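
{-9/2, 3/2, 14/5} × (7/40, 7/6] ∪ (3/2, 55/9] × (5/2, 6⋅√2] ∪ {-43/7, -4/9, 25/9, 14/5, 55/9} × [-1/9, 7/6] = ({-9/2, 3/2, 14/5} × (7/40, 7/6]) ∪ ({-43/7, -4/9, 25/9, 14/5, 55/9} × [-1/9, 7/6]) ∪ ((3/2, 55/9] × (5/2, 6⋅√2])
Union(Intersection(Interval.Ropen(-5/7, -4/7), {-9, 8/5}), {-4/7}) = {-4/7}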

■ ■ ■ ■

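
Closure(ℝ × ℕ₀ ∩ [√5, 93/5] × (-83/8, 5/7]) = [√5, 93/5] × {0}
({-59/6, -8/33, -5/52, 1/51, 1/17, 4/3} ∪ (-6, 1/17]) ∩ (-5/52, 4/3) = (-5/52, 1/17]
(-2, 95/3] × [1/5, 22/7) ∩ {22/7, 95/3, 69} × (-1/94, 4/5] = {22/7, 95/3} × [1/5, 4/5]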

■ ■ ■ ■

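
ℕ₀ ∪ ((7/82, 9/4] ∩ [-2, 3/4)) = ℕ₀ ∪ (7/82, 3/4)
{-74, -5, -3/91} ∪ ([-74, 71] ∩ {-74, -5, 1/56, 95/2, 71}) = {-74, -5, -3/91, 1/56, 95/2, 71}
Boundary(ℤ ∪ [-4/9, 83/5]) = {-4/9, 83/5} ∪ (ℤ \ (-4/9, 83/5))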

■ ■ ■ ■

## Work instructions
Give back, word for word, only the lines above from the line holding "4/3) = (-5/52, 1/17]" to the line holding "(-2, 95/3] × [1/5, 22/7)", both included.

## Your response
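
({-59/6, -8/33, -5/52, 1/51, 1/17, 4/3} ∪ (-6, 1/17]) ∩ (-5/52, 4/3) = (-5/52, 1/17]
(-2, 95/3] × [1/5, 22/7) ∩ {22/7, 95/3, 69} × (-1/94, 4/5] = {22/7, 95/3} × [1/5, 4/5]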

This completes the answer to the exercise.